··· SUPPLIED ENTRIES ···

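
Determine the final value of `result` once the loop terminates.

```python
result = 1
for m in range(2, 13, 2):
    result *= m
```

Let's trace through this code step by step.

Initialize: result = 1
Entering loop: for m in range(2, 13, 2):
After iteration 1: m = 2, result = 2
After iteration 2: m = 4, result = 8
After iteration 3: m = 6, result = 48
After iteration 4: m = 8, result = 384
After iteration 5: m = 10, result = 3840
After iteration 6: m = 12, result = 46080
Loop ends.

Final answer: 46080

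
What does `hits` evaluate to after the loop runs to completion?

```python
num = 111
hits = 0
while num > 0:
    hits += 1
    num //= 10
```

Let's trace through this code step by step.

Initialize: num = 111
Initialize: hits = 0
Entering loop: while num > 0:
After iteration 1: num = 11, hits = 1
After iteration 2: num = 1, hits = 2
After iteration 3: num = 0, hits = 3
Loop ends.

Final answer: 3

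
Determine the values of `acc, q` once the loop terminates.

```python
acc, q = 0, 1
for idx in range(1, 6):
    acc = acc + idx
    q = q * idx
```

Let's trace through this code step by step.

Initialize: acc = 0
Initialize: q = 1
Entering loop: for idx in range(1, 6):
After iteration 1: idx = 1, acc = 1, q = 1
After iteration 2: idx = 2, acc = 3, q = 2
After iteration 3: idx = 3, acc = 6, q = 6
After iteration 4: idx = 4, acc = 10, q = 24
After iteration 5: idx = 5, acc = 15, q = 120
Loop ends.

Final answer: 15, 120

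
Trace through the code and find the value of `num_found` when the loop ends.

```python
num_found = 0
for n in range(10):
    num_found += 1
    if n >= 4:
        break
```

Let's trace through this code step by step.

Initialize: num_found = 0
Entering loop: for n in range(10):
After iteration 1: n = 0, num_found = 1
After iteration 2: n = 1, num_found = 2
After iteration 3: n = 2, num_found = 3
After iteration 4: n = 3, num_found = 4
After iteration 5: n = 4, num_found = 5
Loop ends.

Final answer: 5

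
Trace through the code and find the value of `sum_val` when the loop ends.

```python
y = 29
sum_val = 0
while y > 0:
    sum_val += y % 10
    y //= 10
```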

···

§ ABOUT THIS EXERCISE
An exact copy of the listing is the goal. Transcribe it in full.

§ ANSWER TO THE EXERCISE
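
Determine the final value of `result` once the loop terminates.

```python
result = 1
for m in range(2, 13, 2):
    result *= m
```

Let's trace through this code step by step.

Initialize: result = 1
Entering loop: for m in range(2, 13, 2):
After iteration 1: m = 2, result = 2
After iteration 2: m = 4, result = 8
After iteration 3: m = 6, result = 48
After iteration 4: m = 8, result = 384
After iteration 5: m = 10, result = 3840
After iteration 6: m = 12, result = 46080
Loop ends.

Final answer: 46080

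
What does `hits` evaluate to after the loop runs to completion?

```python
num = 111
hits = 0
while num > 0:
    hits += 1
    num //= 10
```

Let's trace through this code step by step.

Initialize: num = 111
Initialize: hits = 0
Entering loop: while num > 0:
After iteration 1: num = 11, hits = 1
After iteration 2: num = 1, hits = 2
After iteration 3: num = 0, hits = 3
Loop ends.

Final answer: 3

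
Determine the values of `acc, q` once the loop terminates.

```python
acc, q = 0, 1
for idx in range(1, 6):
    acc = acc + idx
    q = q * idx
```

Let's trace through this code step by step.

Initialize: acc = 0
Initialize: q = 1
Entering loop: for idx in range(1, 6):
After iteration 1: idx = 1, acc = 1, q = 1
After iteration 2: idx = 2, acc = 3, q = 2
After iteration 3: idx = 3, acc = 6, q = 6
After iteration 4: idx = 4, acc = 10, q = 24
After iteration 5: idx = 5, acc = 15, q = 120
Loop ends.

Final answer: 15, 120

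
Trace through the code and find the value of `num_found` when the loop ends.

```python
num_found = 0
for n in range(10):
    num_found += 1
    if n >= 4:
        break
```

Let's trace through this code step by step.

Initialize: num_found = 0
Entering loop: for n in range(10):
After iteration 1: n = 0, num_found = 1
After iteration 2: n = 1, num_found = 2
After iteration 3: n = 2, num_found = 3
After iteration 4: n = 3, num_found = 4
After iteration 5: n = 4, num_found = 5
Loop ends.

Final answer: 5

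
Trace through the code and find the value of `sum_val` when the loop ends.

```python
y = 29
sum_val = 0
while y > 0:
    sum_val += y % 10
    y //= 10
```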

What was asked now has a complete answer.